● Directions
Read through the entries below and return each line with the word "Recall".

● Material supplied
= = =

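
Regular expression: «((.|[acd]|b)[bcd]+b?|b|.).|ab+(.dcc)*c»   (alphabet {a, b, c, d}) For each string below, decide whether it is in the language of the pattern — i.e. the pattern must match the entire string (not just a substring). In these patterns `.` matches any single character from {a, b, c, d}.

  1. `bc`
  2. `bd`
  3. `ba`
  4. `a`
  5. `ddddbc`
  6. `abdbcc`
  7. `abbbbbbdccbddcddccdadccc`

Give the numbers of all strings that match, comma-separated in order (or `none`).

1, 2, 3, 5, 6

1 → match
2 → match
3 → match
4 → no match
5 → match
6 → match
7 → no match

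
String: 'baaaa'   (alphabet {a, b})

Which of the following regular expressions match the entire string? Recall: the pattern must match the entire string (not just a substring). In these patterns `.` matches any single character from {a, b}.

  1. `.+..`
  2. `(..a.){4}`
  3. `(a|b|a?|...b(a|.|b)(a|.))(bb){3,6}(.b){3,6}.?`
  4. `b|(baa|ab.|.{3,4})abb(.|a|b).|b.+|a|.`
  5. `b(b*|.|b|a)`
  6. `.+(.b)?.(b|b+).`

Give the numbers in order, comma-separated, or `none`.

1 → match
2 → no match
3 → no match
4 → match
5 → no match
6 → no match

1, 4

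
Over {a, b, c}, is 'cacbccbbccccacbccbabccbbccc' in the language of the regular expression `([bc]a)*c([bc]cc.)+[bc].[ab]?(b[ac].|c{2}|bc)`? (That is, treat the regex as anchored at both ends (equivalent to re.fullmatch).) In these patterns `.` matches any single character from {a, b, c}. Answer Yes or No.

No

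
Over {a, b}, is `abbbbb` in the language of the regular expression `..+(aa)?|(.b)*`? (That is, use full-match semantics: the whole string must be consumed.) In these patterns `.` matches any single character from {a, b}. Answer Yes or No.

Yes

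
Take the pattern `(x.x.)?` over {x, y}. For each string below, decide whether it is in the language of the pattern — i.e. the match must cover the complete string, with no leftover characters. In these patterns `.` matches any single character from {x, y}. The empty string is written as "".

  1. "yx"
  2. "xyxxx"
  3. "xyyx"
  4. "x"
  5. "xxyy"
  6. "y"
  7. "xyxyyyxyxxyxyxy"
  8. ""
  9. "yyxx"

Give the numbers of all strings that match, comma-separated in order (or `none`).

8

1 → no match
2 → no match
3 → no match
4 → no match
5 → no match
6 → no match
7 → no match
8 → match
9 → no match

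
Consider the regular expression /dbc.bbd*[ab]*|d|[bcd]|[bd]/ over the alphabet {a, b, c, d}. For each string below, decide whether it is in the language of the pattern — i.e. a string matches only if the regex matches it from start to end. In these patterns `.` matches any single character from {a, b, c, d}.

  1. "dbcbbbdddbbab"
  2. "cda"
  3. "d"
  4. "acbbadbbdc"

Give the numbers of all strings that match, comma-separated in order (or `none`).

1 → match
2. "cda" → no match
3. "d" → match
4. "acbbadbbdc" → no match

1, 3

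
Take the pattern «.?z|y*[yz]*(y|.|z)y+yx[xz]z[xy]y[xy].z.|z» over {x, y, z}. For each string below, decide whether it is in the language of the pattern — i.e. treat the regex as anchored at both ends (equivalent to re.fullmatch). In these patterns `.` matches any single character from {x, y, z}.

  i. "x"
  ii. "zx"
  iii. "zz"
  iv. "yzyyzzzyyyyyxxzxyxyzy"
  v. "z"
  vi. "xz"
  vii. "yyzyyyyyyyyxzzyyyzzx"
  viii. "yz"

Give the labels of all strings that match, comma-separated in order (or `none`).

iii, iv, v, vi, vii, viii

i → no match
ii → no match
iii → match
iv → match
v → match
vi → match
vii → match
viii → match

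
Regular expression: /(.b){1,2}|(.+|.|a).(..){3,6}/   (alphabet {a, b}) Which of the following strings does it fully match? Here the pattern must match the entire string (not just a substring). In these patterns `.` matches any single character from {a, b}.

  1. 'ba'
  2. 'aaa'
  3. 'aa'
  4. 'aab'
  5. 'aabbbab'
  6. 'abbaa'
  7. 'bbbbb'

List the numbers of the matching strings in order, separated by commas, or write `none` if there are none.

1 → no match
2 → no match
3 → no match
4 → no match
5 → no match
6 → no match
7 → no match

none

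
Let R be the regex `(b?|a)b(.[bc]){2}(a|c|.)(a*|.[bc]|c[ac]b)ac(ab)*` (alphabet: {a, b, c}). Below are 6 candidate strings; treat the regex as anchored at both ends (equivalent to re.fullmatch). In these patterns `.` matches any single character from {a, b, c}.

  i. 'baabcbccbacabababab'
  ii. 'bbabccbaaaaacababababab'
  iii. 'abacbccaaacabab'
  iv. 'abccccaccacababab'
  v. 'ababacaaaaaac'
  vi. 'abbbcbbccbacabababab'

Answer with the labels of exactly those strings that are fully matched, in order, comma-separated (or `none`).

i → no match
ii → match
iii → match
iv → match
v → match
vi → match

ii, iii, iv, v, vi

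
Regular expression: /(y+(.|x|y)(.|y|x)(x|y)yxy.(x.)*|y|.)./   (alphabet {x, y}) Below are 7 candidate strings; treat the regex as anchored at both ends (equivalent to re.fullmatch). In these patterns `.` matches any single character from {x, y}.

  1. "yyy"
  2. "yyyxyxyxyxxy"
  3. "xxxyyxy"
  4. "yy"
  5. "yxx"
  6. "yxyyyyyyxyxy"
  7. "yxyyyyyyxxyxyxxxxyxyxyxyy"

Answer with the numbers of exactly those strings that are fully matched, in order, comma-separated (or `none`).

4

1. "yyy" → no match
2. "yyyxyxyxyxxy" → no match
3. "xxxyyxy" → no match
4. "yy" → match
5. "yxx" → no match
6. "yxyyyyyyxyxy" → no match
7 → no match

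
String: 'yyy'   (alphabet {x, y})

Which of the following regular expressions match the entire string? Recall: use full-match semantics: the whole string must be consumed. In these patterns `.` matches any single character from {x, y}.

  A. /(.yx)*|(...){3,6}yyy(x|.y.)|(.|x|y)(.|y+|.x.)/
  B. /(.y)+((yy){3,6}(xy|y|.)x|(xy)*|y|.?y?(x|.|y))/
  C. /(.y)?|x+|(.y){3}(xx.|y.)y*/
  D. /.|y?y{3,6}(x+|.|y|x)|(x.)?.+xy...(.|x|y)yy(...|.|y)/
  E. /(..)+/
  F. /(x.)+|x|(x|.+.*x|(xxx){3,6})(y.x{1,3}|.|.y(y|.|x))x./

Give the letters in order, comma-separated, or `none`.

A → match
B → match
C → no match
D → no match
E → no match
F → no match

A, B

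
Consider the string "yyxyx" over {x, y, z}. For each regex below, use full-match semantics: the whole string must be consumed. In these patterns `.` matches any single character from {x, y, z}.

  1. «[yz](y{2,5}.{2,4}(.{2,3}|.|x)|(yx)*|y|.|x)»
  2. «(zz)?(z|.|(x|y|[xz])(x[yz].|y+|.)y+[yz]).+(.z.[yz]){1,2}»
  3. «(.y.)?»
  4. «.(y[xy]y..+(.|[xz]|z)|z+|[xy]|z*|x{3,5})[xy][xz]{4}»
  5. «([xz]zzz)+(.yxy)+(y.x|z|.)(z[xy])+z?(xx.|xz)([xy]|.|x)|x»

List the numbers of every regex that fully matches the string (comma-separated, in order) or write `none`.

1

1 → match
2 → no match
3 → no match
4 → no match
5 → no match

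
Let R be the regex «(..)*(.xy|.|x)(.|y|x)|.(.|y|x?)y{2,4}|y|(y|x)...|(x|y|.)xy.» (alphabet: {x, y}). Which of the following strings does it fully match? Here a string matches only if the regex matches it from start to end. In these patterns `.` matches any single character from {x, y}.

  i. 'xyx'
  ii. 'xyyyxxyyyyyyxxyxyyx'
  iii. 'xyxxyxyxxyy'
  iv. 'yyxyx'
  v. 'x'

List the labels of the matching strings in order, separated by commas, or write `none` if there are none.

i → no match
ii → no match
iii → no match
iv → no match
v → no match

none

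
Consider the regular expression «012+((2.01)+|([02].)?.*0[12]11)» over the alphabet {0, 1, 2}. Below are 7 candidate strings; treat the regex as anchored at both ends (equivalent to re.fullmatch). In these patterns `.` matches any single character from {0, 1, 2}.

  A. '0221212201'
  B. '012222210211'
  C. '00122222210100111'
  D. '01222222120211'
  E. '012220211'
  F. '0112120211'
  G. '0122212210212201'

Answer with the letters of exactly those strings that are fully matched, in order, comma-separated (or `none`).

B, D, E

A → no match — must start with '012'
B → match
C → no match — must start with '012'
D → match
E → match
F → no match — must start with '012'
G → no match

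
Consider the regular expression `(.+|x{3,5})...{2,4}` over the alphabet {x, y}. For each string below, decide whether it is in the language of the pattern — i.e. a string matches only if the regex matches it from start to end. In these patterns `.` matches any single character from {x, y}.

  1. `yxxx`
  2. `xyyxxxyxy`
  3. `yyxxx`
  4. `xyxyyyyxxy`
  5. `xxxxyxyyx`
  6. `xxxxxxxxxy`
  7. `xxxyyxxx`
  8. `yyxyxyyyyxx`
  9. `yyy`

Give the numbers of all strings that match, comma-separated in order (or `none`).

2, 3, 4, 5, 6, 7, 8

1 → no match
2 → match
3 → match
4 → match
5 → match
6 → match
7 → match
8 → match
9 → no match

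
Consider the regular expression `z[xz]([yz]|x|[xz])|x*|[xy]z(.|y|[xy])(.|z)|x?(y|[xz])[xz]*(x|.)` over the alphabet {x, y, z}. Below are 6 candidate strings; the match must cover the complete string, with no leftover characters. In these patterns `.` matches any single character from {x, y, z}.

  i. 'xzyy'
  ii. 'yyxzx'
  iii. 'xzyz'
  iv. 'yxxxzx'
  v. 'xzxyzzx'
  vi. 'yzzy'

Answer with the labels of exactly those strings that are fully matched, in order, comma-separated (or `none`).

i, iii, iv, vi

i → match
ii → no match
iii → match
iv → match
v → no match
vi → match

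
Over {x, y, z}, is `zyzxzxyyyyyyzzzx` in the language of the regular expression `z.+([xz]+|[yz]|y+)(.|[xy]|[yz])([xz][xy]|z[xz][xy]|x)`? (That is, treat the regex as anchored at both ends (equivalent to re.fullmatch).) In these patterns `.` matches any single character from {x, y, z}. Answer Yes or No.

Yes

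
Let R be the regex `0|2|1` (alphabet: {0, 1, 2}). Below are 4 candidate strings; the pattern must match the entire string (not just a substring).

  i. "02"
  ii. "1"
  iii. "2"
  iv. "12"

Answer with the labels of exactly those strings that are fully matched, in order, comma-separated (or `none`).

i → no match
ii → match
iii → match
iv → no match

ii, iii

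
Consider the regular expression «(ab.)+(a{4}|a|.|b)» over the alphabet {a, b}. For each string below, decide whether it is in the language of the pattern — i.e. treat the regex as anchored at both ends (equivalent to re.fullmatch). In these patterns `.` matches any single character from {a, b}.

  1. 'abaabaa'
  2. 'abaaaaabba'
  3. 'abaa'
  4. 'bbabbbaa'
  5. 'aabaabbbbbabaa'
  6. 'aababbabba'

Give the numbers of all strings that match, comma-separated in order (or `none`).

1 → match
2 → no match
3 → match
4 → no match — must start with 'ab'
5 → no match — must start with 'ab'
6 → no match — must start with 'ab'

1, 3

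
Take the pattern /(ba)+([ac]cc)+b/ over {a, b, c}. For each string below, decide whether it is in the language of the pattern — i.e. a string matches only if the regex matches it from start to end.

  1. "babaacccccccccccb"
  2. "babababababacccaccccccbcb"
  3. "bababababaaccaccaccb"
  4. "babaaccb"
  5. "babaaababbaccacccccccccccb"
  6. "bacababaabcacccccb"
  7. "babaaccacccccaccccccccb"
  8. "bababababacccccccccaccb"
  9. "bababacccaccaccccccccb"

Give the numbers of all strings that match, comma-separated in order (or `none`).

1, 3, 4, 7, 8, 9

1 → match
2 → no match — must end with "ccb"
3 → match
4 → match
5 → no match
6 → no match
7 → match
8 → match
9 → match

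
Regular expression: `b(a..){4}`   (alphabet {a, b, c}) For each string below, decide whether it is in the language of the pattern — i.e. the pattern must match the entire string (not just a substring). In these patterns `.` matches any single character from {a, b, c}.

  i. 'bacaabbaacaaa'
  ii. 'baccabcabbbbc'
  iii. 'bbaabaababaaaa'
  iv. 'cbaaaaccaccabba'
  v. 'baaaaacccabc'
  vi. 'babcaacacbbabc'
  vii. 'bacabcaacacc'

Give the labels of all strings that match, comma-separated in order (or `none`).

i → match
ii → no match
iii → no match — must start with 'ba'
iv → no match — must start with 'ba'
v. 'baaaaacccabc' → no match
vi → no match
vii. 'bacabcaacacc' → no match

i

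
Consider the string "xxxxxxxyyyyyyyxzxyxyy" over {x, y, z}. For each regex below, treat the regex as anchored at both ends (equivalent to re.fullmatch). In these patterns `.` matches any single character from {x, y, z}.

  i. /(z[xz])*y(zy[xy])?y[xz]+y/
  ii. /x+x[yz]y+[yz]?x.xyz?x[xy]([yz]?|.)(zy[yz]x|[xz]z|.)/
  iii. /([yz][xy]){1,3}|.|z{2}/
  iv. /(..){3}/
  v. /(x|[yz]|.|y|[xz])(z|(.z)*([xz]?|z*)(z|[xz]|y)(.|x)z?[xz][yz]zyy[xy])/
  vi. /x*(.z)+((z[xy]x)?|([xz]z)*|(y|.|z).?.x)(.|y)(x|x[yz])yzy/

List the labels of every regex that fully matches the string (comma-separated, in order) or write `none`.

i → no match
ii → match
iii → no match
iv → no match
v → no match
vi → no match — must end with "yzy"

ii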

= = =

● Solution below
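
Which of the following regular expressions match the entire string? Recall: the pattern must match the entire string (not just a substring). In these patterns `.` matches any single character from {a, b}.
Which of the following regular expressions match the entire string? Recall: use full-match semantics: the whole string must be consumed. In these patterns `.` matches any single character from {x, y}.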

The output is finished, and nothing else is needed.